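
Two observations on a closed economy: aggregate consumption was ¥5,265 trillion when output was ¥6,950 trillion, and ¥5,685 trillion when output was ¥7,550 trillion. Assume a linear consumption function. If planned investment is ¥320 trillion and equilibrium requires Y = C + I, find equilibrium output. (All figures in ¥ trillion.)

MPC = (5685 − 5265)/(7550 − 6950) = 420/600 = 0.7
a = 5265 − 0.7(6950) = 400
Equilibrium: Y = 400 + 0.7Y + 320
0.3Y = 720, so Y = 720/0.3 = 2400

Y = 2400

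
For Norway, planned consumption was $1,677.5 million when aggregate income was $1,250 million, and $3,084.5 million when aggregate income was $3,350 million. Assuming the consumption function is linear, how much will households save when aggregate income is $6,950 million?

S = 1453.5

MPC = (3084.5 − 1677.5)/(3350 − 1250) = 1407/2100 = 0.67
a = 1677.5 − 0.67(1250) = 1677.5 − 837.5 = 840
C = 840 + 0.67(6950) = 5496.5
S = 6950 − 5496.5 = 1453.5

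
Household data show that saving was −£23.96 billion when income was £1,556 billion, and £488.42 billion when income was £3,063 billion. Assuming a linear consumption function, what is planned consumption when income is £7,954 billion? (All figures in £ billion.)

MPS = ΔS/ΔY = (488.42 − (-23.96))/(3063 − 1556) = 512.38/1507 = 0.34
MPC = 1 − MPS = 0.66
Autonomous saving = -23.96 − 0.34(1556) = -553, so a = 553
C = 553 + 0.66(7954) = 553 + 5249.64 = 5802.64

C = 5802.64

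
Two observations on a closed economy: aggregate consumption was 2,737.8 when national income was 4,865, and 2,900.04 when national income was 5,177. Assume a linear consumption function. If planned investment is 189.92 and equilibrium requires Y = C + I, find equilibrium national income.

Y = 829

MPC = (2900.04 − 2737.8)/(5177 − 4865) = 162.24/312 = 0.52
a = 2737.8 − 0.52(4865) = 208
Equilibrium: Y = 208 + 0.52Y + 189.92
0.48Y = 397.92, so Y = 397.92/0.48 = 829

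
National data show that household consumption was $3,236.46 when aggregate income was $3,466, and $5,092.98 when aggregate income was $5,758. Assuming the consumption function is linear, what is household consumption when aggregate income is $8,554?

C = 7357.74

MPC = (5092.98 − 3236.46)/(5758 − 3466) = 1856.52/2292 = 0.81
a = 3236.46 − 0.81(3466) = 3236.46 − 2807.46 = 429
C = 429 + 0.81(8554) = 429 + 6928.74 = 7357.74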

*TASK TO CARRY OUT*: Every line of the data above is to be repeated exactly.

*RESULT FOR THIS EXERCISE*:
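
Two observations on a closed economy: aggregate consumption was ¥5,265 trillion when output was ¥6,950 trillion, and ¥5,685 trillion when output was ¥7,550 trillion. Assume a linear consumption function. If planned investment is ¥320 trillion and equilibrium requires Y = C + I, find equilibrium output. (All figures in ¥ trillion.)

MPC = (5685 − 5265)/(7550 − 6950) = 420/600 = 0.7
a = 5265 − 0.7(6950) = 400
Equilibrium: Y = 400 + 0.7Y + 320
0.3Y = 720, so Y = 720/0.3 = 2400

Y = 2400

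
For Norway, planned consumption was $1,677.5 million when aggregate income was $1,250 million, and $3,084.5 million when aggregate income was $3,350 million. Assuming the consumption function is linear, how much will households save when aggregate income is $6,950 million?

S = 1453.5

MPC = (3084.5 − 1677.5)/(3350 − 1250) = 1407/2100 = 0.67
a = 1677.5 − 0.67(1250) = 1677.5 − 837.5 = 840
C = 840 + 0.67(6950) = 5496.5
S = 6950 − 5496.5 = 1453.5

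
Household data show that saving was −£23.96 billion when income was £1,556 billion, and £488.42 billion when income was £3,063 billion. Assuming a linear consumption function, what is planned consumption when income is £7,954 billion? (All figures in £ billion.)

MPS = ΔS/ΔY = (488.42 − (-23.96))/(3063 − 1556) = 512.38/1507 = 0.34
MPC = 1 − MPS = 0.66
Autonomous saving = -23.96 − 0.34(1556) = -553, so a = 553
C = 553 + 0.66(7954) = 553 + 5249.64 = 5802.64

C = 5802.64

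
Two observations on a closed economy: aggregate consumption was 2,737.8 when national income was 4,865, and 2,900.04 when national income was 5,177. Assume a linear consumption function. If planned investment is 189.92 and equilibrium requires Y = C + I, find equilibrium national income.

Y = 829

MPC = (2900.04 − 2737.8)/(5177 − 4865) = 162.24/312 = 0.52
a = 2737.8 − 0.52(4865) = 208
Equilibrium: Y = 208 + 0.52Y + 189.92
0.48Y = 397.92, so Y = 397.92/0.48 = 829

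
National data show that household consumption was $3,236.46 when aggregate income was $3,466, and $5,092.98 when aggregate income was $5,758. Assuming the consumption function is linear, what is household consumption when aggregate income is $8,554?

C = 7357.74

MPC = (5092.98 − 3236.46)/(5758 − 3466) = 1856.52/2292 = 0.81
a = 3236.46 − 0.81(3466) = 3236.46 − 2807.46 = 429
C = 429 + 0.81(8554) = 429 + 6928.74 = 7357.74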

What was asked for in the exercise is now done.